** Stored data **
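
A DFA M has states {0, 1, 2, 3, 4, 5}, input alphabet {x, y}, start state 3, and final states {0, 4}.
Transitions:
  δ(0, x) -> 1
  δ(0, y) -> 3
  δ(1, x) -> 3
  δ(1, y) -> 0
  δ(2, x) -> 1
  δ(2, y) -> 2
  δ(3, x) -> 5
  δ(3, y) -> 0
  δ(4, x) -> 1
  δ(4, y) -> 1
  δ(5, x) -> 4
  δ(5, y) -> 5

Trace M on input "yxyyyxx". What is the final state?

3

3 --y--> 0
0 --x--> 1
1 --y--> 0
0 --y--> 3
3 --y--> 0
0 --x--> 1
1 --x--> 3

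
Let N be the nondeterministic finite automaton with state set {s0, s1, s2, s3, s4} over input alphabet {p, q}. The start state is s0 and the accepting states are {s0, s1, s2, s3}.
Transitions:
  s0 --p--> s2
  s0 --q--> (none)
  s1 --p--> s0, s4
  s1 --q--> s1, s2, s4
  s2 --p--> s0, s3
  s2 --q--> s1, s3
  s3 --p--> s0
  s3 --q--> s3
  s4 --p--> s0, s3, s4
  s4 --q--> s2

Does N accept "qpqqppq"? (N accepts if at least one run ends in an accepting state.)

Start: {s0}
read q: {}
The reachable set is empty and stays empty for the remaining 6 symbols.
Reachable ∩ accepting = {} — empty.

rejected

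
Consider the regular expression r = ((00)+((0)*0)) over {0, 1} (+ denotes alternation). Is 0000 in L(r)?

yes

The right alternative ((0)*0) matches 0000.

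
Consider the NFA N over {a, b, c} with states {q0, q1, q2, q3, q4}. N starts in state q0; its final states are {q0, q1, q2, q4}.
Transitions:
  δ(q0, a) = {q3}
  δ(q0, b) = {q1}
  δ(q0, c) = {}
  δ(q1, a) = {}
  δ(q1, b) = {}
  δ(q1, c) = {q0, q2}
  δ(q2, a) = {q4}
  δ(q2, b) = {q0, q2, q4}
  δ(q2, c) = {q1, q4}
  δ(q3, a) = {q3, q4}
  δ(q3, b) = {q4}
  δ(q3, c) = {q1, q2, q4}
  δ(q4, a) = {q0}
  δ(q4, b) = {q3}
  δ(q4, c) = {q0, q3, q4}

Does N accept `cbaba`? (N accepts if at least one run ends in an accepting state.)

rejected

Start: {q0}
read c: {}
The reachable set is empty and stays empty for the remaining 4 symbols.
Reachable ∩ accepting = {} — empty.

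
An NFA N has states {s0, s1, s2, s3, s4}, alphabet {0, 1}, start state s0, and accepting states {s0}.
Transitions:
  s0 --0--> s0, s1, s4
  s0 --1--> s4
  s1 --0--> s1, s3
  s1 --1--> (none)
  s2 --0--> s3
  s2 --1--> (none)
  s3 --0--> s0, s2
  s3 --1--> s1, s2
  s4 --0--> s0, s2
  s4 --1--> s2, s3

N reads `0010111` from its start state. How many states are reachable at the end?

2

Start: {s0}
read 0: {s0, s1, s4}
read 0: {s0, s1, s2, s3, s4}
read 1: {s1, s2, s3, s4}
read 0: {s0, s1, s2, s3}
read 1: {s1, s2, s4}
read 1: {s2, s3}
read 1: {s1, s2}
Final reachable set {s1, s2} has 2 states.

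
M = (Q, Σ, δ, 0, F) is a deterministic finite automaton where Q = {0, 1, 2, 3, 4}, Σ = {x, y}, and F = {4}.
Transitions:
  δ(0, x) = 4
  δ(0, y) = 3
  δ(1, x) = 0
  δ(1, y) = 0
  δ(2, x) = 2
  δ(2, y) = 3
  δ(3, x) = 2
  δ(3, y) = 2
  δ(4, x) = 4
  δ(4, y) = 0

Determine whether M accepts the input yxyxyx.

0 --y--> 3
3 --x--> 2
2 --y--> 3
3 --x--> 2
2 --y--> 3
3 --x--> 2
End in state 2, which is not an accepting state.

rejected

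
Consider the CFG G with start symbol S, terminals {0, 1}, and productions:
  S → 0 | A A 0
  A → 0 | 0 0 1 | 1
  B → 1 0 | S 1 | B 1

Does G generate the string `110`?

S ⇒ AA0 ⇒ 1A0 ⇒ 110

yes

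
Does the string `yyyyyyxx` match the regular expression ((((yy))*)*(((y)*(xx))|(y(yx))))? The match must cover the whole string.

yes

Split as ε·yyyyyyxx: (((yy))*)* matches ε and (((y)*(xx))|(y(yx))) matches yyyyyyxx.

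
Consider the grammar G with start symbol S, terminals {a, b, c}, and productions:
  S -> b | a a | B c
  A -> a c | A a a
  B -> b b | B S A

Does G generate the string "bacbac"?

no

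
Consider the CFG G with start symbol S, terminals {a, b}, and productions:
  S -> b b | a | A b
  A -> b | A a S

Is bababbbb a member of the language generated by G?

yes

S ⇒ Ab ⇒ AaSb ⇒ baSb ⇒ baAbb ⇒ baAaSbb ⇒ babaSbb ⇒ bababbbb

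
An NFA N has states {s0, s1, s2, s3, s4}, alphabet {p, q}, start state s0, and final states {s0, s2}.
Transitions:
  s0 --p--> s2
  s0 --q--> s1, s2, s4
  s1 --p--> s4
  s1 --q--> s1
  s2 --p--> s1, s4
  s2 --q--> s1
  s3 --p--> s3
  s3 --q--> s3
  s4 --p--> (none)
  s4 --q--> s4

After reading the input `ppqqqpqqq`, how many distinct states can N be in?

1

Start: {s0}
read p: {s2}
read p: {s1, s4}
read q: {s1, s4}
read q: {s1, s4}
read q: {s1, s4}
read p: {s4}
read q: {s4}
read q: {s4}
read q: {s4}
Final reachable set {s4} has 1 state.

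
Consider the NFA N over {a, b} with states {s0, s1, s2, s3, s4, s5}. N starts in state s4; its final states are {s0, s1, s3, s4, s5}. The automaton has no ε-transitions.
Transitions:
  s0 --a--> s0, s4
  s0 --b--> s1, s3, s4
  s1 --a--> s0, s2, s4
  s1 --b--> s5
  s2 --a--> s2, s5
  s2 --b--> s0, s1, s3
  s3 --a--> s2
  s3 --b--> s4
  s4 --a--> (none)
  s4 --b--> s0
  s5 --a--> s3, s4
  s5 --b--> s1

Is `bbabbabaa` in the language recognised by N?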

** Task description **
Find each line in the material above that carries the string "finite", and copy it.

** Answer box **
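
Let N be the nondeterministic finite automaton with state set {s0, s1, s2, s3, s4} over input alphabet {p, q}. The start state is s0 and the accepting states are {s0, s1, s2, s3}.
M = (Q, Σ, δ, 0, F) is a deterministic finite automaton where Q = {0, 1, 2, 3, 4}, Σ = {x, y}, and F = {4}.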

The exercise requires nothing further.